'''

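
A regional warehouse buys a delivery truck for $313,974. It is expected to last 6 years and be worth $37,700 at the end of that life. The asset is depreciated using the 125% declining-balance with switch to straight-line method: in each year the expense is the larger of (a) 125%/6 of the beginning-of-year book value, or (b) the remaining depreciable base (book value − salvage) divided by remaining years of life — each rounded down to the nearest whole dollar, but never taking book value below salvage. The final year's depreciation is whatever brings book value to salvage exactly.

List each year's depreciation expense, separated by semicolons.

Depreciable base = $313,974 − $37,700 = $276,274.
Year 1: DB = ⌊$313,974 × 125%/6⌋ = $65,411; SL = ⌊$276,274/6⌋ = $46,045 → take DB $65,411. Book value $248,563.
Year 2: DB = ⌊$248,563 × 125%/6⌋ = $51,783; SL = ⌊$210,863/5⌋ = $42,172 → take DB $51,783. Book value $196,780.
Year 3: DB = ⌊$196,780 × 125%/6⌋ = $40,995; SL = ⌊$159,080/4⌋ = $39,770 → take DB $40,995. Book value $155,785.
Year 4: DB = ⌊$155,785 × 125%/6⌋ = $32,455; SL = ⌊$118,085/3⌋ = $39,361 → take SL $39,361. Book value $116,424.
Year 5: DB = ⌊$116,424 × 125%/6⌋ = $24,255; SL = ⌊$78,724/2⌋ = $39,362 → take SL $39,362. Book value $77,062.
Year 6 (final): $77,062 − $37,700 = $39,362. Book value $37,700.

$65,411; $51,783; $40,995; $39,361; $39,362; $39,362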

'''

ACTION ITEM
Copy down the entries exactly, leaving out no line.

RESPONSE BELOW
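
A regional warehouse buys a delivery truck for $313,974. It is expected to last 6 years and be worth $37,700 at the end of that life. The asset is depreciated using the 125% declining-balance with switch to straight-line method: in each year the expense is the larger of (a) 125%/6 of the beginning-of-year book value, or (b) the remaining depreciable base (book value − salvage) divided by remaining years of life — each rounded down to the nearest whole dollar, but never taking book value below salvage. The final year's depreciation is whatever brings book value to salvage exactly.

List each year's depreciation expense, separated by semicolons.

Depreciable base = $313,974 − $37,700 = $276,274.
Year 1: DB = ⌊$313,974 × 125%/6⌋ = $65,411; SL = ⌊$276,274/6⌋ = $46,045 → take DB $65,411. Book value $248,563.
Year 2: DB = ⌊$248,563 × 125%/6⌋ = $51,783; SL = ⌊$210,863/5⌋ = $42,172 → take DB $51,783. Book value $196,780.
Year 3: DB = ⌊$196,780 × 125%/6⌋ = $40,995; SL = ⌊$159,080/4⌋ = $39,770 → take DB $40,995. Book value $155,785.
Year 4: DB = ⌊$155,785 × 125%/6⌋ = $32,455; SL = ⌊$118,085/3⌋ = $39,361 → take SL $39,361. Book value $116,424.
Year 5: DB = ⌊$116,424 × 125%/6⌋ = $24,255; SL = ⌊$78,724/2⌋ = $39,362 → take SL $39,362. Book value $77,062.
Year 6 (final): $77,062 − $37,700 = $39,362. Book value $37,700.

$65,411; $51,783; $40,995; $39,361; $39,362; $39,362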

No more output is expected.